Your task: Set the entries down once more, exactly as they are worded.

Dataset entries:
**********

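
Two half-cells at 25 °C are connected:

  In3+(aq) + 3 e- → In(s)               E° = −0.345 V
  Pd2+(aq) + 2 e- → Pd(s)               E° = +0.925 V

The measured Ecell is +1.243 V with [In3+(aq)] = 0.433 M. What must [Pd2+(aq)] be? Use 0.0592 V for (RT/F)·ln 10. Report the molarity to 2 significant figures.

With Pd²⁺/Pd at the cathode and In³⁺/In at the anode, E°cell = +0.925 − (−0.345) = +1.270 V (n = 6).
From the Nernst equation, log Q = n(E° − E)/0.0592 = 6·(+1.270 − (+1.243))/0.0592 = 2.736.
Balancing electrons gives 3 Pd2+(aq) + 2 In(s) → 3 Pd(s) + 2 In3+(aq); thus Q = [In3+(aq)]^2 / [Pd2+(aq)]^3.
Solving for the unknown gives log [Pd2+(aq)] = −1.154, so [Pd2+(aq)] ≈ 0.070 M.

0.070 M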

**********

Written response:
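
Two half-cells at 25 °C are connected:

  In3+(aq) + 3 e- → In(s)               E° = −0.345 V
  Pd2+(aq) + 2 e- → Pd(s)               E° = +0.925 V

The measured Ecell is +1.243 V with [In3+(aq)] = 0.433 M. What must [Pd2+(aq)] be? Use 0.0592 V for (RT/F)·ln 10. Report the molarity to 2 significant figures.

With Pd²⁺/Pd at the cathode and In³⁺/In at the anode, E°cell = +0.925 − (−0.345) = +1.270 V (n = 6).
From the Nernst equation, log Q = n(E° − E)/0.0592 = 6·(+1.270 − (+1.243))/0.0592 = 2.736.
Balancing electrons gives 3 Pd2+(aq) + 2 In(s) → 3 Pd(s) + 2 In3+(aq); thus Q = [In3+(aq)]^2 / [Pd2+(aq)]^3.
Solving for the unknown gives log [Pd2+(aq)] = −1.154, so [Pd2+(aq)] ≈ 0.070 M.

0.070 M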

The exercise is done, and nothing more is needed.